Dataset excerpts
"""

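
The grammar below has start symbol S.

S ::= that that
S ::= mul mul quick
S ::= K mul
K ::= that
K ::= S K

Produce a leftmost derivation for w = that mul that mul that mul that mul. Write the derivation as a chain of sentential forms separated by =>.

S => K mul => S K mul => K mul K mul => S K mul K mul => K mul K mul K mul => S K mul K mul K mul => K mul K mul K mul K mul => that mul K mul K mul K mul => that mul that mul K mul K mul => that mul that mul that mul K mul => that mul that mul that mul that mul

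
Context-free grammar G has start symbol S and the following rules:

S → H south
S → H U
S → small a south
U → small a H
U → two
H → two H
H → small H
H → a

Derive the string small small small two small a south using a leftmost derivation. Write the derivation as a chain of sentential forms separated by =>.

S => H south => small H south => small small H south => small small small H south => small small small two H south => small small small two small H south => small small small two small a south

S => H south   [S → H south]
H south => small H south   [H → small H]
small H south => small small H south   [H → small H]
small small H south => small small small H south   [H → small H]
small small small H south => small small small two H south   [H → two H]
small small small two H south => small small small two small H south   [H → small H]
small small small two small H south => small small small two small a south   [H → a]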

"""

**WORK INSTRUCTIONS**
Each line above needs to be returned exactly as it is.

**RESPONSE FOR THIS EXERCISE**
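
The grammar below has start symbol S.

S ::= that that
S ::= mul mul quick
S ::= K mul
K ::= that
K ::= S K

Produce a leftmost derivation for w = that mul that mul that mul that mul. Write the derivation as a chain of sentential forms separated by =>.

S => K mul => S K mul => K mul K mul => S K mul K mul => K mul K mul K mul => S K mul K mul K mul => K mul K mul K mul K mul => that mul K mul K mul K mul => that mul that mul K mul K mul => that mul that mul that mul K mul => that mul that mul that mul that mul

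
Context-free grammar G has start symbol S and the following rules:

S → H south
S → H U
S → small a south
U → small a H
U → two
H → two H
H → small H
H → a

Derive the string small small small two small a south using a leftmost derivation. Write the derivation as a chain of sentential forms separated by =>.

S => H south => small H south => small small H south => small small small H south => small small small two H south => small small small two small H south => small small small two small a south

S => H south   [S → H south]
H south => small H south   [H → small H]
small H south => small small H south   [H → small H]
small small H south => small small small H south   [H → small H]
small small small H south => small small small two H south   [H → two H]
small small small two H south => small small small two small H south   [H → small H]
small small small two small H south => small small small two small a south   [H → a]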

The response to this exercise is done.